──────── Provided records ────────

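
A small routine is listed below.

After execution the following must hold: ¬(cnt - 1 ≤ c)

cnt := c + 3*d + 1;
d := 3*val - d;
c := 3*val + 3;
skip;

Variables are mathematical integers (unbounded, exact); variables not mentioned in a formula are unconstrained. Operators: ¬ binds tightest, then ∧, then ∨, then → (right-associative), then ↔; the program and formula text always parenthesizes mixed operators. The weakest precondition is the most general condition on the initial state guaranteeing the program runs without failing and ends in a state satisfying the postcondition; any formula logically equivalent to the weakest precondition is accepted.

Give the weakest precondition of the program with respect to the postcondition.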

────────

**Exercise prompt:** Give every record again, exactly as it appears.

**Result below:**
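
A small routine is listed below.

After execution the following must hold: ¬(cnt - 1 ≤ c)

cnt := c + 3*d + 1;
d := 3*val - d;
c := 3*val + 3;
skip;

Variables are mathematical integers (unbounded, exact); variables not mentioned in a formula are unconstrained. Operators: ¬ binds tightest, then ∧, then ∨, then → (right-associative), then ↔; the program and formula text always parenthesizes mixed operators. The weakest precondition is the most general condition on the initial state guaranteeing the program runs without failing and ends in a state satisfying the postcondition; any formula logically equivalent to the weakest precondition is accepted.

Give the weakest precondition of the program with respect to the postcondition.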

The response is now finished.